• **Work required**: Your answer must be every line of the data that holds the string "below".
BEGIN
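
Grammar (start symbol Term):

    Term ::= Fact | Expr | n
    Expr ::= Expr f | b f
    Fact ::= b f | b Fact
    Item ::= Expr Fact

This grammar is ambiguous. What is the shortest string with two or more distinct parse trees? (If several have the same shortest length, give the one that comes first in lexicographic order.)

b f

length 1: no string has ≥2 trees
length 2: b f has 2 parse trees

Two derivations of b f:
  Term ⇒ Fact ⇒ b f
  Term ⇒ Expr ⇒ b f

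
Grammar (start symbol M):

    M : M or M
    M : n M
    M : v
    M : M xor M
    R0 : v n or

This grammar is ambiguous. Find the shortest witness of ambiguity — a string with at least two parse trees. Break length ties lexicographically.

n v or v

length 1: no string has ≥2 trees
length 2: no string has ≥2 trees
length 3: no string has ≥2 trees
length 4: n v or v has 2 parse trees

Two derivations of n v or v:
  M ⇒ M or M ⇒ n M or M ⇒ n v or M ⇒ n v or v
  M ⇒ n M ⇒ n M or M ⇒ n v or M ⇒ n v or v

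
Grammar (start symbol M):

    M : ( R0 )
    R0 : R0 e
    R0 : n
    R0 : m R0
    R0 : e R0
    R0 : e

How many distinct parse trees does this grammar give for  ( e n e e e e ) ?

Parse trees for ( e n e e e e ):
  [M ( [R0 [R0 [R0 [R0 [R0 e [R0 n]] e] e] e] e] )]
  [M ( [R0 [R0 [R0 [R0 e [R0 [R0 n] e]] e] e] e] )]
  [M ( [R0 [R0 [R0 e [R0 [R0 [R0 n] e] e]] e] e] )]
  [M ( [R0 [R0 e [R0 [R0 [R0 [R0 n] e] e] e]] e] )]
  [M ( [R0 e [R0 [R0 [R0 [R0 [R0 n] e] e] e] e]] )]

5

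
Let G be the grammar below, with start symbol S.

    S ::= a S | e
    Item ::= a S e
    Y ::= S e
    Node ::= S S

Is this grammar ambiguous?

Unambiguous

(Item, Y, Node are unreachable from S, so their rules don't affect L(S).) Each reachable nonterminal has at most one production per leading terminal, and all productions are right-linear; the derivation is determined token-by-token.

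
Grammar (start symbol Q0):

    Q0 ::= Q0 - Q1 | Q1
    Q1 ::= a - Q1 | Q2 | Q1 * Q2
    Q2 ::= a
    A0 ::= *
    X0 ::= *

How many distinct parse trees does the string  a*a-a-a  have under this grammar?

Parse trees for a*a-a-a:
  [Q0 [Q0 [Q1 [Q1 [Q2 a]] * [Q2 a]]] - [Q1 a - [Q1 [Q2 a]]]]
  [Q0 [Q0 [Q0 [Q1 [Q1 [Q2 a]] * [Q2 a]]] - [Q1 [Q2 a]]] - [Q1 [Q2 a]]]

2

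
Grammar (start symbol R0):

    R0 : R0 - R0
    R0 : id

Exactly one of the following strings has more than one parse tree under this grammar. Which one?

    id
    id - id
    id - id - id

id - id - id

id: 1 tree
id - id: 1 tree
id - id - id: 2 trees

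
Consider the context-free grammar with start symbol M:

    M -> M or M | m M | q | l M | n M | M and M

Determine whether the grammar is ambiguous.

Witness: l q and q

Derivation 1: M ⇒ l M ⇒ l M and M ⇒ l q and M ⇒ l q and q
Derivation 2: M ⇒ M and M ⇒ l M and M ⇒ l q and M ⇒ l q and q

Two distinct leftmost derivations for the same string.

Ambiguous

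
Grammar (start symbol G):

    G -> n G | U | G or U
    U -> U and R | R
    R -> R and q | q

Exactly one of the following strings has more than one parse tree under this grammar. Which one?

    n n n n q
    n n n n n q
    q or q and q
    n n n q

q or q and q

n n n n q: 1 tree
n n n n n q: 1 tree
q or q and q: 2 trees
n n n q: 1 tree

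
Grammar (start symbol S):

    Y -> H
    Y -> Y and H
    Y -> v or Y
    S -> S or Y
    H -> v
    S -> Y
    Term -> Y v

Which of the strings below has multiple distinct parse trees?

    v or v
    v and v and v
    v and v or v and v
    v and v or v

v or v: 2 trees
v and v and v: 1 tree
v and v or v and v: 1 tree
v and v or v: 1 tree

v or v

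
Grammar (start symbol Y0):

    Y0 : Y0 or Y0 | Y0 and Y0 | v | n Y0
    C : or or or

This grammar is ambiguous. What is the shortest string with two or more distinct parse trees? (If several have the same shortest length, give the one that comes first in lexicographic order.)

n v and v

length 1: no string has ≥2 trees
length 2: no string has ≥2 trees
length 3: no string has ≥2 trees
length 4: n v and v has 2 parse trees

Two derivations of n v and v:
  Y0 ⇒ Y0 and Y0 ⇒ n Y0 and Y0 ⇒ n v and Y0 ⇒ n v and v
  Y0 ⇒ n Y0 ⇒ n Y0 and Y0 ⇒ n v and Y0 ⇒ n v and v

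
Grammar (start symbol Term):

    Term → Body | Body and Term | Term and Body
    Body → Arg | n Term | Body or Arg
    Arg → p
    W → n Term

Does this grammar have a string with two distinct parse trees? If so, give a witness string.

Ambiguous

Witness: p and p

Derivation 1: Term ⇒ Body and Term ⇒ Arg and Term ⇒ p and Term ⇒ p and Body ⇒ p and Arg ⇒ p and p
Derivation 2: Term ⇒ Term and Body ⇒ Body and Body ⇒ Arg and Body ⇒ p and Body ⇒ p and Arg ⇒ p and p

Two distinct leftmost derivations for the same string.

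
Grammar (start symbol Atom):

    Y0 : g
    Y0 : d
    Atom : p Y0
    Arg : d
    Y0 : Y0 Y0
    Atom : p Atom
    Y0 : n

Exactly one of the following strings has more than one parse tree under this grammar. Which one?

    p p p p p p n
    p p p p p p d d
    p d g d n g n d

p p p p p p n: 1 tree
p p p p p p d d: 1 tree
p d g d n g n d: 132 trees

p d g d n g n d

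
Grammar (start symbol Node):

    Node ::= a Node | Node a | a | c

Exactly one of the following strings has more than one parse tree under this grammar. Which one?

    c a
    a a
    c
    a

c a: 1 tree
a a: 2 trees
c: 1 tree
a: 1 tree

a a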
END
BEGIN
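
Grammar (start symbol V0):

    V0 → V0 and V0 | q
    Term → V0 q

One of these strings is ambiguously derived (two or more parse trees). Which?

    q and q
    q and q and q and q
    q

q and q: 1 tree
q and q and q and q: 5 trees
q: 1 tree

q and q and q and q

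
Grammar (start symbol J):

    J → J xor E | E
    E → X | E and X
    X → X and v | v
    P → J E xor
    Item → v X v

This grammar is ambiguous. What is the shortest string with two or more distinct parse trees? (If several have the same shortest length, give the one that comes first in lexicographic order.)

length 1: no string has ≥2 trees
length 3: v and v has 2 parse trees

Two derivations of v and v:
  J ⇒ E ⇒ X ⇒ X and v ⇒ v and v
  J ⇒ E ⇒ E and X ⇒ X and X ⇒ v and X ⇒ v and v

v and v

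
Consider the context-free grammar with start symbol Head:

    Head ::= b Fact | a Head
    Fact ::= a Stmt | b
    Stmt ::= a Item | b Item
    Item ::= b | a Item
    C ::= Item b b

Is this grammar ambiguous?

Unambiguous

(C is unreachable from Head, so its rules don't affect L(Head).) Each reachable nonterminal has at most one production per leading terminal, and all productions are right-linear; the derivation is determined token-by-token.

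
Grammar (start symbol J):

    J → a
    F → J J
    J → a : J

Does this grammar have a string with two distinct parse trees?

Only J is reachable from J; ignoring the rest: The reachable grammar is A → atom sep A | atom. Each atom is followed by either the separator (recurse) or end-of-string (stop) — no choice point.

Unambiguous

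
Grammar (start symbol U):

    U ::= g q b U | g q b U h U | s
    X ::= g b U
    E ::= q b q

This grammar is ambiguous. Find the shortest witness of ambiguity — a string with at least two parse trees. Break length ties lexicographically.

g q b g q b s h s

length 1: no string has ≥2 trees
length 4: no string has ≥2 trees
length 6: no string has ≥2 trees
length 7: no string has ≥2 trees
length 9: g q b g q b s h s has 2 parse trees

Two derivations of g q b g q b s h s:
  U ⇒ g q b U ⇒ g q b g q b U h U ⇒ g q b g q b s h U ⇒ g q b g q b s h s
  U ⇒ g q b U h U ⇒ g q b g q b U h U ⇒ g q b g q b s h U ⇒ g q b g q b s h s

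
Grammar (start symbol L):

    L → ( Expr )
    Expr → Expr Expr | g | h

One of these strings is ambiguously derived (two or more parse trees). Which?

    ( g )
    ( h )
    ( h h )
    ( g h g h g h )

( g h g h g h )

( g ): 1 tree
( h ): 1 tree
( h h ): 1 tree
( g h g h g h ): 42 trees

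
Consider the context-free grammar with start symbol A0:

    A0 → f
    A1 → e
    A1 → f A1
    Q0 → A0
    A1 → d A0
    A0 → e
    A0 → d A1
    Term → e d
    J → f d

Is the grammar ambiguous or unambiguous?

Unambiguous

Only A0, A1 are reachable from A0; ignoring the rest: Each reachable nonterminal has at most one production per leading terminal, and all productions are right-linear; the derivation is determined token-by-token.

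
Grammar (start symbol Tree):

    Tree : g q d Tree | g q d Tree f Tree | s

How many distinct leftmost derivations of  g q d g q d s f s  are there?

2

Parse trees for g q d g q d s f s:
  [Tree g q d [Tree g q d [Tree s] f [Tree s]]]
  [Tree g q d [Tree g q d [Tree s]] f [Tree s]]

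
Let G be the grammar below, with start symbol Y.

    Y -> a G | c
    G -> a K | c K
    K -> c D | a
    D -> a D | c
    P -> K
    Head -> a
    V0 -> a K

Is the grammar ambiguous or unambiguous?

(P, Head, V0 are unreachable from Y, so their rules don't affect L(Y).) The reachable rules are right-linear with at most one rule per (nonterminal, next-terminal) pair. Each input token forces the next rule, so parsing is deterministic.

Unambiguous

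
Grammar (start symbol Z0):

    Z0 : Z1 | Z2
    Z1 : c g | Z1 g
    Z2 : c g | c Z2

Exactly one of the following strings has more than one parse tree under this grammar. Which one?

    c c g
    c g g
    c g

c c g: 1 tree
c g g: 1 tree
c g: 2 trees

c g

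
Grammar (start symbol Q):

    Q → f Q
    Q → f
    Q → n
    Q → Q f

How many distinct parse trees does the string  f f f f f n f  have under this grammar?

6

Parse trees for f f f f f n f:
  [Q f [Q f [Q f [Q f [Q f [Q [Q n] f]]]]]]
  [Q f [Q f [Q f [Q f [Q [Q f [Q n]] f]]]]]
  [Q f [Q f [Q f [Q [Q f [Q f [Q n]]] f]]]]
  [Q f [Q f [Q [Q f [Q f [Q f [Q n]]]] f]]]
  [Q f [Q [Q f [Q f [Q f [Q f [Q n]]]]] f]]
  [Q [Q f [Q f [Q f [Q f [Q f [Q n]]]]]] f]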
END
BEGIN
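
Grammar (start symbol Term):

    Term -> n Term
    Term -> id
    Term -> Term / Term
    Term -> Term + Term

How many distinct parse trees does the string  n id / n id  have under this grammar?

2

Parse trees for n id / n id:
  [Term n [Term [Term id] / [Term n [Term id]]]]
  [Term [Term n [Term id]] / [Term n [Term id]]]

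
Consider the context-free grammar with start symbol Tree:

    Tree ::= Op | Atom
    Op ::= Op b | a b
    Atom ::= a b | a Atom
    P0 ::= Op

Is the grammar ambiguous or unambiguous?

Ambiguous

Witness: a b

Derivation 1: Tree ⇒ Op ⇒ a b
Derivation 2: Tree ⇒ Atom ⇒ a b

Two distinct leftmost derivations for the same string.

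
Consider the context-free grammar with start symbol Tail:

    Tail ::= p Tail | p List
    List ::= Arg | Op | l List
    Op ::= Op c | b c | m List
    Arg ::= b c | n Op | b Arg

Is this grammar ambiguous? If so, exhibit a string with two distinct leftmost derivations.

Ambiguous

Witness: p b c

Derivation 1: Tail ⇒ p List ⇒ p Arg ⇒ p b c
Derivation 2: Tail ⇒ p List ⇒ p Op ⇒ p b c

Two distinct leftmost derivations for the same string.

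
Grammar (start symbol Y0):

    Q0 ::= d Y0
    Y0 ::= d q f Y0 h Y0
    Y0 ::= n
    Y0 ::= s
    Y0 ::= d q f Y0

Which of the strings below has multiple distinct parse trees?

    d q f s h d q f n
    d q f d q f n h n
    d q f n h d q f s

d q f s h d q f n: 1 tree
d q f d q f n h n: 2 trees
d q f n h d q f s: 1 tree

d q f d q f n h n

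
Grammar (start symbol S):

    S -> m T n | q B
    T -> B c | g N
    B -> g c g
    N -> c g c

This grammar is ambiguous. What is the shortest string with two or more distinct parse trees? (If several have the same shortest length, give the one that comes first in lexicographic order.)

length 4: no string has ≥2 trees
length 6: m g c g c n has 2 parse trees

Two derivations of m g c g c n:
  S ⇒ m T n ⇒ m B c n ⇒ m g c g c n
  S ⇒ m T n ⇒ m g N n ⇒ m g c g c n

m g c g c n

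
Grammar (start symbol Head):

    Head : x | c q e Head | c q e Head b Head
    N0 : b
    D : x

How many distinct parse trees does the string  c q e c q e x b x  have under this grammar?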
END
• **Solution to this problem**:
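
Let G be the grammar below, with start symbol S.
Which of the strings below has multiple distinct parse trees?
Let G be the grammar below, with start symbol Y.
Which of the strings below has multiple distinct parse trees?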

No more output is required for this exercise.